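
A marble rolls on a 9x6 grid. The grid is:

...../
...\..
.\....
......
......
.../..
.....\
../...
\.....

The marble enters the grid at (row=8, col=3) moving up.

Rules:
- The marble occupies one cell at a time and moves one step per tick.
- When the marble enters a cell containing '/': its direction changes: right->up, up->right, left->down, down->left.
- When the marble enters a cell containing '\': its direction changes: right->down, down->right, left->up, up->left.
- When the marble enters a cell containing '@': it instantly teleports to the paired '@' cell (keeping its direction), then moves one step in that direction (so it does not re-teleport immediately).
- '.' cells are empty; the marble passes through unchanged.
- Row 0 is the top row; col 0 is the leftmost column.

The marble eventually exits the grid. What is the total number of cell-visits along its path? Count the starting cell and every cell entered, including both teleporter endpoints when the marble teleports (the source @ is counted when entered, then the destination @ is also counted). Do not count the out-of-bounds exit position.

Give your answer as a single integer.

Answer: 6

Derivation:
Step 1: enter (8,3), '.' pass, move up to (7,3)
Step 2: enter (7,3), '.' pass, move up to (6,3)
Step 3: enter (6,3), '.' pass, move up to (5,3)
Step 4: enter (5,3), '/' deflects up->right, move right to (5,4)
Step 5: enter (5,4), '.' pass, move right to (5,5)
Step 6: enter (5,5), '.' pass, move right to (5,6)
Step 7: at (5,6) — EXIT via right edge, pos 5
Path length (cell visits): 6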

______

Across all the entries, how many lines hold the string "moves"? Only the number is needed.

■ Solved exercise: 2